Given information Start Marker
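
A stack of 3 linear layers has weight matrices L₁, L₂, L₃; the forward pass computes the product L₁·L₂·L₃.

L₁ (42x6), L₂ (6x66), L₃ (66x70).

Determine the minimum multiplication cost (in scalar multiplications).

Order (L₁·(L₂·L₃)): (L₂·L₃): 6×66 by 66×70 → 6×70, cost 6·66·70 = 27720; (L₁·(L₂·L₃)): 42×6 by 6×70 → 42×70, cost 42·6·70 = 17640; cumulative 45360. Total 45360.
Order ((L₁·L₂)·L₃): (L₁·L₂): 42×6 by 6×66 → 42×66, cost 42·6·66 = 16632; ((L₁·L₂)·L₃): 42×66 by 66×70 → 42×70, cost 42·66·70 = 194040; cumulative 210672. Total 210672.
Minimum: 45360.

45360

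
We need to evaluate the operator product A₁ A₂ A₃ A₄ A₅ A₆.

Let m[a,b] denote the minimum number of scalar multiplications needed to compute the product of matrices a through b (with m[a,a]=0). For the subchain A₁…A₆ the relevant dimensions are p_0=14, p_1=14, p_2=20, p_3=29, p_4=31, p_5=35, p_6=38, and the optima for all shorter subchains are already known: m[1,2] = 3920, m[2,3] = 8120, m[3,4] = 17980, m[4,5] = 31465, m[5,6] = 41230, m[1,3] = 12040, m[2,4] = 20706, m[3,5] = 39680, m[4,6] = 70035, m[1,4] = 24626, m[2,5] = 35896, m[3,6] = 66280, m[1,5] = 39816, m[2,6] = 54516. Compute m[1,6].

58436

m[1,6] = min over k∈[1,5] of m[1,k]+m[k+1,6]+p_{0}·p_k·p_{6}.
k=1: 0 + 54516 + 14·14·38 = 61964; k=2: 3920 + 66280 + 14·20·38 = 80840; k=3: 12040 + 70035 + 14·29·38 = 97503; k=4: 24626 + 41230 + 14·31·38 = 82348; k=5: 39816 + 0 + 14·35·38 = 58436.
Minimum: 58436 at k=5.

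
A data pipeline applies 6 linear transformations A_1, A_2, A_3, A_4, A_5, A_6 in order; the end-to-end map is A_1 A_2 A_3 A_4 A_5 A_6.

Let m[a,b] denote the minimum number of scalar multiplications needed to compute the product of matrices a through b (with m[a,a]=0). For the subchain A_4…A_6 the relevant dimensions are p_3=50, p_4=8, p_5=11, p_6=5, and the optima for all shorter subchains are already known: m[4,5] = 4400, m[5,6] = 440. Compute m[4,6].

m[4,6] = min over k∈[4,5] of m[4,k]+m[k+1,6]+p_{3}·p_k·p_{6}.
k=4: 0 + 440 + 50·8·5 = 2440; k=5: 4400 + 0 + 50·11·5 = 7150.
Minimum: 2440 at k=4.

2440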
Given information End Marker
Given information Start Marker
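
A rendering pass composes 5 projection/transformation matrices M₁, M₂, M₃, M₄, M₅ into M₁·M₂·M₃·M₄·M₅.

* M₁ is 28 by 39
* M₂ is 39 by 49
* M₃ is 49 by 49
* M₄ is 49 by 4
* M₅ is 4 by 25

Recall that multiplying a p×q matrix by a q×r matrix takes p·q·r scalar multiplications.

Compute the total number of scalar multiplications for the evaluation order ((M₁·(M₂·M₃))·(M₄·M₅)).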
Given information End Marker
## Task statement
Transcribe the records above exactly, beginning at the line that contains "is 39 by 49" and ending with the line that contains "Compute the total", both included, and nothing else.

## The answer
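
* M₂ is 39 by 49
* M₃ is 49 by 49
* M₄ is 49 by 4
* M₅ is 4 by 25

Recall that multiplying a p×q matrix by a q×r matrix takes p·q·r scalar multiplications.

Compute the total number of scalar multiplications for the evaluation order ((M₁·(M₂·M₃))·(M₄·M₅)).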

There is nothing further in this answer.